## [Exercise goal]
Look for the word "spend" in the entries and copy each line where it appears.

## [Information supplied]
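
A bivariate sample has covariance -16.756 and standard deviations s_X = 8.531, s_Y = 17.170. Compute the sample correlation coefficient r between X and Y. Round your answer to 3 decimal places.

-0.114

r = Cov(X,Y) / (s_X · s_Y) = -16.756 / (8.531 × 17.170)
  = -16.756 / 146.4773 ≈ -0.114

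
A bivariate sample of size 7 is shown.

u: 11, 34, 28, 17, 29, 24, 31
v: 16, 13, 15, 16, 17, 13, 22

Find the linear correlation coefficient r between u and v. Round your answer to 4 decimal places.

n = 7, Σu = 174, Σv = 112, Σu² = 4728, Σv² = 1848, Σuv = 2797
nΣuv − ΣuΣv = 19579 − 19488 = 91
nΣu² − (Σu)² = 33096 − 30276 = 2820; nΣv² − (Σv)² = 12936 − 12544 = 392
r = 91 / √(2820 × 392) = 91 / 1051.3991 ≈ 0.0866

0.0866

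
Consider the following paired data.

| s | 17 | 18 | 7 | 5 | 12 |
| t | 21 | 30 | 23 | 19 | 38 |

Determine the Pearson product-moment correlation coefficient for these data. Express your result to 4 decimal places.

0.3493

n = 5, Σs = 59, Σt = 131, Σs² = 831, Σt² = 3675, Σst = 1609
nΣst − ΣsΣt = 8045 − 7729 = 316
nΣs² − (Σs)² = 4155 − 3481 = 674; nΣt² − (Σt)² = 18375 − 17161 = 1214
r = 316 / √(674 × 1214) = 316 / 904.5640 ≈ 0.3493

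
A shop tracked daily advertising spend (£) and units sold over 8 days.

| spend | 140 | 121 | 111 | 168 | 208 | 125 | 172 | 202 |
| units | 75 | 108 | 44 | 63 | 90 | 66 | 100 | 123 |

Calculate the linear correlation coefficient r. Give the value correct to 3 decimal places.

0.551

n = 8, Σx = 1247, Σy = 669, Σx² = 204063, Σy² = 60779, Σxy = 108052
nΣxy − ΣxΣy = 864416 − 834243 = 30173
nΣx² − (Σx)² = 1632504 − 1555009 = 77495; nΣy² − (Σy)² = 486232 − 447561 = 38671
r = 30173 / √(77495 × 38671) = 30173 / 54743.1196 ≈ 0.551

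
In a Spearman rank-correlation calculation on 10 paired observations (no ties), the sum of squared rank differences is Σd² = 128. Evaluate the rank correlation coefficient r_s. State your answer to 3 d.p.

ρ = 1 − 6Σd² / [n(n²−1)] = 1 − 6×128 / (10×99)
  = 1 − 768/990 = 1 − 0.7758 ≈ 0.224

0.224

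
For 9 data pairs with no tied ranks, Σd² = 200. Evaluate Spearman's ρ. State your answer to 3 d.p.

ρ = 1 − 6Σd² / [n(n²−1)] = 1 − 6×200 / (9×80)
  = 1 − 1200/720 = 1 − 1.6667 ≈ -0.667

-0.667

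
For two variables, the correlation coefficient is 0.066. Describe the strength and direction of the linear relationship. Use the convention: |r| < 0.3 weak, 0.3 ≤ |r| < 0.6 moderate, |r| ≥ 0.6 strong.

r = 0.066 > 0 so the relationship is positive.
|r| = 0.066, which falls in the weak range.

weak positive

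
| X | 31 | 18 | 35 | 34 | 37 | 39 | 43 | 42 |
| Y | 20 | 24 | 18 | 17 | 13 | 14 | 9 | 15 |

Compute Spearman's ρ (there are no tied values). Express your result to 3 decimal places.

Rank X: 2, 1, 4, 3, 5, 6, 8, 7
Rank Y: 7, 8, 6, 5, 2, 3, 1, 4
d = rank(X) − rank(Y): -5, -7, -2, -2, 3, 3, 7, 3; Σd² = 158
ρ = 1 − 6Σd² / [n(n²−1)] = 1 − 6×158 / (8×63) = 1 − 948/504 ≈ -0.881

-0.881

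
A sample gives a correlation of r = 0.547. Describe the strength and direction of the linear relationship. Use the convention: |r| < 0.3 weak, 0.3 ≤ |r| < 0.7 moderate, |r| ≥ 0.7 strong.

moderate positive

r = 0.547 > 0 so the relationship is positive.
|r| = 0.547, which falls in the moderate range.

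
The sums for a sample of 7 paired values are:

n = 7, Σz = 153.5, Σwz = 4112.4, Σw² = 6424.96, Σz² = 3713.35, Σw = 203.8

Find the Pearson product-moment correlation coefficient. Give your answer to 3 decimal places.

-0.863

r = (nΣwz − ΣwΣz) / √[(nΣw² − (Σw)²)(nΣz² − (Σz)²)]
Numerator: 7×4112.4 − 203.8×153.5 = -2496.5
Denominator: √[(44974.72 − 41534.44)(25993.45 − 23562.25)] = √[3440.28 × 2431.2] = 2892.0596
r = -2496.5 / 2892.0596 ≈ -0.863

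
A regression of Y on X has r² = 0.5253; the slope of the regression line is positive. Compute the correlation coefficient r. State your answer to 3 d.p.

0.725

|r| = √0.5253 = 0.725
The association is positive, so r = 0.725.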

## [The completed task]
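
A shop tracked daily advertising spend (£) and units sold over 8 days.
| spend | 140 | 121 | 111 | 168 | 208 | 125 | 172 | 202 |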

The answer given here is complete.